Exercise details:
Reproduce exactly, and only, the lines below from the one containing "Leg 2: commanded heading 274.7°" through the one containing "Leg 4: commanded heading 235.3°".

Data:
====

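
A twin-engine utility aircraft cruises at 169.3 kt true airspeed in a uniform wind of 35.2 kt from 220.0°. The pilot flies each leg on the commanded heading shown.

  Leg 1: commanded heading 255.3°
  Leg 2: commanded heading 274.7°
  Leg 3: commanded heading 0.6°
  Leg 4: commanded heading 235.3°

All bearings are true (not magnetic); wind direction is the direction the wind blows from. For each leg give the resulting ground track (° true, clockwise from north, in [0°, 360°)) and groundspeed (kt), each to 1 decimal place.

Leg 1: heading 255.3°; drift +8.2° → track 263.5°, groundspeed 142.0 kt
Leg 2: heading 274.7°; drift +10.9° → track 285.6°, groundspeed 151.7 kt
Leg 3: heading 0.6°; drift +6.5° → track 7.1°, groundspeed 197.8 kt
Leg 4: heading 235.3°; drift +3.9° → track 239.2°, groundspeed 135.7 kt

Leg 1: track=263.5°, groundspeed=142.0 kt
Leg 2: track=285.6°, groundspeed=151.7 kt
Leg 3: track=7.1°, groundspeed=197.8 kt
Leg 4: track=239.2°, groundspeed=135.7 kt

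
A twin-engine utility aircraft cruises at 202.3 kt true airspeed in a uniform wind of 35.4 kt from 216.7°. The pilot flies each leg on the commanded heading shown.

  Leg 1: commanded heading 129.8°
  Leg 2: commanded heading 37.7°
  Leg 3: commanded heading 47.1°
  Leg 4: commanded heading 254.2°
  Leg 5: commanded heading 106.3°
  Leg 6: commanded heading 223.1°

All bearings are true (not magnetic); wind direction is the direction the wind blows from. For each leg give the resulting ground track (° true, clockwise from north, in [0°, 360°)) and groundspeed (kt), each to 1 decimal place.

Leg 1: track=119.8°, groundspeed=203.5 kt
Leg 2: track=37.6°, groundspeed=237.7 kt
Leg 3: track=45.6°, groundspeed=237.2 kt
Leg 4: track=261.3°, groundspeed=175.5 kt
Leg 5: track=97.5°, groundspeed=217.2 kt
Leg 6: track=224.5°, groundspeed=167.2 kt

Leg 1: heading 129.8°; drift -10.0° → track 119.8°, groundspeed 203.5 kt
Leg 2: heading 37.7°; drift -0.1° → track 37.6°, groundspeed 237.7 kt
Leg 3: heading 47.1°; drift -1.5° → track 45.6°, groundspeed 237.2 kt
Leg 4: heading 254.2°; drift +7.1° → track 261.3°, groundspeed 175.5 kt
Leg 5: heading 106.3°; drift -8.8° → track 97.5°, groundspeed 217.2 kt
Leg 6: heading 223.1°; drift +1.4° → track 224.5°, groundspeed 167.2 kt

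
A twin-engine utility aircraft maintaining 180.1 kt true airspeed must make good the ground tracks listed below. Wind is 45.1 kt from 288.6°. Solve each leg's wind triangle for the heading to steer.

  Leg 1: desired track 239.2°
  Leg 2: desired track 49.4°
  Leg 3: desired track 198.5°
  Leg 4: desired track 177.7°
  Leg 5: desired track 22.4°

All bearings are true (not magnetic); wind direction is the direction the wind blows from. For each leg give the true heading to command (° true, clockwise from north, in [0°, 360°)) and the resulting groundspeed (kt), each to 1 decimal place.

Leg 1: desired track 239.2°; wind correction +11.0° → command heading 250.2°, groundspeed 147.5 kt
Leg 2: desired track 49.4°; wind correction -12.4° → command heading 37.0°, groundspeed 199.0 kt
Leg 3: desired track 198.5°; wind correction +14.5° → command heading 213.0°, groundspeed 174.4 kt
Leg 4: desired track 177.7°; wind correction +13.5° → command heading 191.2°, groundspeed 191.2 kt
Leg 5: desired track 22.4°; wind correction -14.5° → command heading 7.9°, groundspeed 177.4 kt

Leg 1: heading=250.2°, groundspeed=147.5 kt
Leg 2: heading=37.0°, groundspeed=199.0 kt
Leg 3: heading=213.0°, groundspeed=174.4 kt
Leg 4: heading=191.2°, groundspeed=191.2 kt
Leg 5: heading=7.9°, groundspeed=177.4 kt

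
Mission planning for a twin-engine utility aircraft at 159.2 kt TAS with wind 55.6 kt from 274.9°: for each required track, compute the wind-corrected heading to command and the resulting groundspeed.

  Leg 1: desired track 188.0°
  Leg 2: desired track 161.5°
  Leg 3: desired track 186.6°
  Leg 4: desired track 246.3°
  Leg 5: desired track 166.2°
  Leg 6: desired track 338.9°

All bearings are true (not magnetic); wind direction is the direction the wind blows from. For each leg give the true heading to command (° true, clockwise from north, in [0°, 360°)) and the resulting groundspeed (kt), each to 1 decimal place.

Leg 1: desired track 188.0°; wind correction +20.4° → command heading 208.4°, groundspeed 146.2 kt
Leg 2: desired track 161.5°; wind correction +18.7° → command heading 180.2°, groundspeed 172.9 kt
Leg 3: desired track 186.6°; wind correction +20.4° → command heading 207.0°, groundspeed 147.5 kt
Leg 4: desired track 246.3°; wind correction +9.6° → command heading 255.9°, groundspeed 108.1 kt
Leg 5: desired track 166.2°; wind correction +19.3° → command heading 185.5°, groundspeed 168.1 kt
Leg 6: desired track 338.9°; wind correction -18.3° → command heading 320.6°, groundspeed 126.8 kt

Leg 1: heading=208.4°, groundspeed=146.2 kt
Leg 2: heading=180.2°, groundspeed=172.9 kt
Leg 3: heading=207.0°, groundspeed=147.5 kt
Leg 4: heading=255.9°, groundspeed=108.1 kt
Leg 5: heading=185.5°, groundspeed=168.1 kt
Leg 6: heading=320.6°, groundspeed=126.8 kt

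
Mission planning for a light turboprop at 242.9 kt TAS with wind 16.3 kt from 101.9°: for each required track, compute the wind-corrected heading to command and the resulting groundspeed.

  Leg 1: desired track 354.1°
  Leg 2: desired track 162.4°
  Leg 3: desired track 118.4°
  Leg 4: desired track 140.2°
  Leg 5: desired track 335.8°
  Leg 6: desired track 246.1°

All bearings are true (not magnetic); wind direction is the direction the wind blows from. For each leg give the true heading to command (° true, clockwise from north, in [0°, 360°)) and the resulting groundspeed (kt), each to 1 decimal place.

Leg 1: desired track 354.1°; wind correction +3.7° → command heading 357.8°, groundspeed 247.4 kt
Leg 2: desired track 162.4°; wind correction -3.3° → command heading 159.1°, groundspeed 234.5 kt
Leg 3: desired track 118.4°; wind correction -1.1° → command heading 117.3°, groundspeed 227.2 kt
Leg 4: desired track 140.2°; wind correction -2.4° → command heading 137.8°, groundspeed 229.9 kt
Leg 5: desired track 335.8°; wind correction +3.1° → command heading 338.9°, groundspeed 252.1 kt
Leg 6: desired track 246.1°; wind correction -2.2° → command heading 243.9°, groundspeed 255.9 kt

Leg 1: heading=357.8°, groundspeed=247.4 kt
Leg 2: heading=159.1°, groundspeed=234.5 kt
Leg 3: heading=117.3°, groundspeed=227.2 kt
Leg 4: heading=137.8°, groundspeed=229.9 kt
Leg 5: heading=338.9°, groundspeed=252.1 kt
Leg 6: heading=243.9°, groundspeed=255.9 kt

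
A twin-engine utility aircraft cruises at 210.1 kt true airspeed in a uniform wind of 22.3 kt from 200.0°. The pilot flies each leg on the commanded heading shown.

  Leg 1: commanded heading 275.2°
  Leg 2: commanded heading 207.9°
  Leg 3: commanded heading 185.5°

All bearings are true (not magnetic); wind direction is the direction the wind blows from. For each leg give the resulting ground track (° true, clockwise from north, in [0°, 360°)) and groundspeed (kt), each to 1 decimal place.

Leg 1: track=281.2°, groundspeed=205.5 kt
Leg 2: track=208.8°, groundspeed=188.0 kt
Leg 3: track=183.8°, groundspeed=188.6 kt

Leg 1: heading 275.2°; drift +6.0° → track 281.2°, groundspeed 205.5 kt
Leg 2: heading 207.9°; drift +0.9° → track 208.8°, groundspeed 188.0 kt
Leg 3: heading 185.5°; drift -1.7° → track 183.8°, groundspeed 188.6 kt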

====

Response for this exercise:
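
  Leg 2: commanded heading 274.7°
  Leg 3: commanded heading 0.6°
  Leg 4: commanded heading 235.3°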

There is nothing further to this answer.